#### [Problem description]
Only the lines below starting at the one containing "The following rules" and ending at the one containing "A one-dimensional cellular automaton of width 22" belong in the answer, each copied exactly.

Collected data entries
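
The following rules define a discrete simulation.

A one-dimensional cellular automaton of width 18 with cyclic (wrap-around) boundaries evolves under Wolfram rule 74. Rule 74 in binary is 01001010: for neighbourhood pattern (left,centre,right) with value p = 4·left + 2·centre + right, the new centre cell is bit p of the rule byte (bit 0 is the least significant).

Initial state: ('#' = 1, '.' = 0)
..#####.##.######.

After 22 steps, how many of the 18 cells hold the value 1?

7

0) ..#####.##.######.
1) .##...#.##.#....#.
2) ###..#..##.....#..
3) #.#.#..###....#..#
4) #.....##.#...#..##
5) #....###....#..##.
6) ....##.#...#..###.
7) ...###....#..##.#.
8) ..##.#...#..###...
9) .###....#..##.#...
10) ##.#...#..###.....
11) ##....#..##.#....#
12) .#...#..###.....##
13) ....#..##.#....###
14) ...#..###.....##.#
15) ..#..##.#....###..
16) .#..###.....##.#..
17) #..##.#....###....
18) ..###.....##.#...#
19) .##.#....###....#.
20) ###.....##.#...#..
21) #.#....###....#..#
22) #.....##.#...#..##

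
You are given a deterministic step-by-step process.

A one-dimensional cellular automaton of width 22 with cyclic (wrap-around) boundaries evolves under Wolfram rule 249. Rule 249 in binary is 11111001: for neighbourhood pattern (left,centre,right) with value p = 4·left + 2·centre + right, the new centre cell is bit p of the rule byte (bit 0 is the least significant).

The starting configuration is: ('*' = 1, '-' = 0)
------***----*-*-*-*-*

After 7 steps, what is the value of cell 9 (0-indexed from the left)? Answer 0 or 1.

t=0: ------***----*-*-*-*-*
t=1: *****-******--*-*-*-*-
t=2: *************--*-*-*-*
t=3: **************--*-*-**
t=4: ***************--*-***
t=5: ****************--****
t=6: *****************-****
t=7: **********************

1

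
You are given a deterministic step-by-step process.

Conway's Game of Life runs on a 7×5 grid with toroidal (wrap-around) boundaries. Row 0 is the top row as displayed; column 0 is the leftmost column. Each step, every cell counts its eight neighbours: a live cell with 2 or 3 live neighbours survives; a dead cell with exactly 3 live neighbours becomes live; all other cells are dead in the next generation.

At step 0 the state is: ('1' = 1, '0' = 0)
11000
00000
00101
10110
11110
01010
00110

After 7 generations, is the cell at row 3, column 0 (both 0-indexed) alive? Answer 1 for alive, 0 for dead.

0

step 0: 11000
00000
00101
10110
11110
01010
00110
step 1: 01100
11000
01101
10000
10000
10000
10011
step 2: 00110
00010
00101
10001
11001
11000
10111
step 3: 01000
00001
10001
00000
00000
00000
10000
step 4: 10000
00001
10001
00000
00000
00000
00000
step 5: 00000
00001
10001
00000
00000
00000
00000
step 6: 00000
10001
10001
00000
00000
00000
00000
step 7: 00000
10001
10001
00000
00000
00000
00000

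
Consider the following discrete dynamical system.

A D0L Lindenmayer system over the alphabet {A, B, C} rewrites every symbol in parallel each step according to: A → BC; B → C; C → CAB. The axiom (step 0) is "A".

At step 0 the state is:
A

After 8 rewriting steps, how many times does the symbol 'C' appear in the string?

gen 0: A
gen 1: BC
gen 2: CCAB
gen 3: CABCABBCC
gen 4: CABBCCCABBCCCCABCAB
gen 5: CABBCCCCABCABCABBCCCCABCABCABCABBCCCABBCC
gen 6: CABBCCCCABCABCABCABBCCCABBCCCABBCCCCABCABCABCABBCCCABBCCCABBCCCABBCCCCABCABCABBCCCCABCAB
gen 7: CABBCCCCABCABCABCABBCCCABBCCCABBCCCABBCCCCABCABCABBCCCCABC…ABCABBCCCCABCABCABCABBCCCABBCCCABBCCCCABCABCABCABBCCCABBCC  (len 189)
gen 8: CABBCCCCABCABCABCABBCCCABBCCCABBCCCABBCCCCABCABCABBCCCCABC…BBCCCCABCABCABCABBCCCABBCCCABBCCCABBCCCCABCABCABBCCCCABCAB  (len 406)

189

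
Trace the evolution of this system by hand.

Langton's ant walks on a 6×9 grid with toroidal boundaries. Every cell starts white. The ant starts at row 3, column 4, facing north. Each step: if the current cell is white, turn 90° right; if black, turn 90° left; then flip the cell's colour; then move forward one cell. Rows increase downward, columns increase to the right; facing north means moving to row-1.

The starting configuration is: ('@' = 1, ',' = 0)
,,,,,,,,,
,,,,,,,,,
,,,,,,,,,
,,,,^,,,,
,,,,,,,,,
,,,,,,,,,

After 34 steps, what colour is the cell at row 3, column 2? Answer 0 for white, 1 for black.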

==

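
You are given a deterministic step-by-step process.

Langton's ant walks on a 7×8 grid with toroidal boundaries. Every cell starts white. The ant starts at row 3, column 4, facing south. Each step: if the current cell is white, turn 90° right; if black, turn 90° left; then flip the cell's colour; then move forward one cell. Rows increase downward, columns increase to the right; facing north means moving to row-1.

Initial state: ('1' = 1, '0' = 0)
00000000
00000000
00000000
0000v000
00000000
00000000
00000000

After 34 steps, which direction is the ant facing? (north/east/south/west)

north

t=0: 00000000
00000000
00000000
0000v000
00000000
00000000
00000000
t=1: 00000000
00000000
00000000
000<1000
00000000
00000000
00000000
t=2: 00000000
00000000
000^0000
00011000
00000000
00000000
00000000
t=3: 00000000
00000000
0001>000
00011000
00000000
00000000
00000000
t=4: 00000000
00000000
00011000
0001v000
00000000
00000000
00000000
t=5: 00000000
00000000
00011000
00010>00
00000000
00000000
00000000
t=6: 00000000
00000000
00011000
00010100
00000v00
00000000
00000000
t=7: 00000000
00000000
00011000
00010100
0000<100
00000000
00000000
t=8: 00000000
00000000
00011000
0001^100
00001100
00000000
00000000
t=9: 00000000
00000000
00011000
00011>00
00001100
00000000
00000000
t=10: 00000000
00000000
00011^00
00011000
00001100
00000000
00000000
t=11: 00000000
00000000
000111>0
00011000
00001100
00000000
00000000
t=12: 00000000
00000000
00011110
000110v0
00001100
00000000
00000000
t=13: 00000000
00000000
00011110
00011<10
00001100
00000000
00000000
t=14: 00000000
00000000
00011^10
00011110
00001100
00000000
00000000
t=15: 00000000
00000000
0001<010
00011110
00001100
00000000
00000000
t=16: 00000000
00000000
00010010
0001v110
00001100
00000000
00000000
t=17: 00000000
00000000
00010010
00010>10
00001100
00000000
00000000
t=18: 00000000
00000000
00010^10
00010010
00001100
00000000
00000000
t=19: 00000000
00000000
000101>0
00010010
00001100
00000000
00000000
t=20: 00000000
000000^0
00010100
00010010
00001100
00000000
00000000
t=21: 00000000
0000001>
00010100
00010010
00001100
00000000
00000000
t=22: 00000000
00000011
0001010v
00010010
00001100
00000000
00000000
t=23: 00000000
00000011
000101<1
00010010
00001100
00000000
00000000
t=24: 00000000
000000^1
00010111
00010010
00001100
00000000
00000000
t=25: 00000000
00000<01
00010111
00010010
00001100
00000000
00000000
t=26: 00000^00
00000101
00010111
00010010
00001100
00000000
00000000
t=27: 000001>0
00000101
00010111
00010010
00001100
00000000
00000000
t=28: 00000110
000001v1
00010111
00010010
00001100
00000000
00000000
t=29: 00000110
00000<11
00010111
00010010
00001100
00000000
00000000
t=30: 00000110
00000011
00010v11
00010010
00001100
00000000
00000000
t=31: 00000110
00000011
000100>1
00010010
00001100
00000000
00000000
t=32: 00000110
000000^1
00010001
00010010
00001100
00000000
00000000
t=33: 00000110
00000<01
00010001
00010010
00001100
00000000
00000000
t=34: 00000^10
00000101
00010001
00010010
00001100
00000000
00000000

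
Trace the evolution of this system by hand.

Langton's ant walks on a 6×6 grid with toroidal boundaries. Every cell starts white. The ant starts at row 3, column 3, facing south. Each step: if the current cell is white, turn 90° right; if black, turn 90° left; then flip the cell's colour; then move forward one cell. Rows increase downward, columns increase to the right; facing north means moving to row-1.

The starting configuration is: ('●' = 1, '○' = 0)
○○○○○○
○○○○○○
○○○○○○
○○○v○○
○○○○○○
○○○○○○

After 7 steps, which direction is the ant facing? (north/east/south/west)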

#### [Solution to the problem]
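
The following rules define a discrete simulation.

A one-dimensional cellular automaton of width 18 with cyclic (wrap-around) boundaries evolves under Wolfram rule 74. Rule 74 in binary is 01001010: for neighbourhood pattern (left,centre,right) with value p = 4·left + 2·centre + right, the new centre cell is bit p of the rule byte (bit 0 is the least significant).

Initial state: ('#' = 1, '.' = 0)
..#####.##.######.

After 22 steps, how many of the 18 cells hold the value 1?

7

0) ..#####.##.######.
1) .##...#.##.#....#.
2) ###..#..##.....#..
3) #.#.#..###....#..#
4) #.....##.#...#..##
5) #....###....#..##.
6) ....##.#...#..###.
7) ...###....#..##.#.
8) ..##.#...#..###...
9) .###....#..##.#...
10) ##.#...#..###.....
11) ##....#..##.#....#
12) .#...#..###.....##
13) ....#..##.#....###
14) ...#..###.....##.#
15) ..#..##.#....###..
16) .#..###.....##.#..
17) #..##.#....###....
18) ..###.....##.#...#
19) .##.#....###....#.
20) ###.....##.#...#..
21) #.#....###....#..#
22) #.....##.#...#..##

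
You are given a deterministic step-by-step process.

A one-dimensional cellular automaton of width 22 with cyclic (wrap-around) boundaries evolves under Wolfram rule 249. Rule 249 in binary is 11111001: for neighbourhood pattern (left,centre,right) with value p = 4·left + 2·centre + right, the new centre cell is bit p of the rule byte (bit 0 is the least significant).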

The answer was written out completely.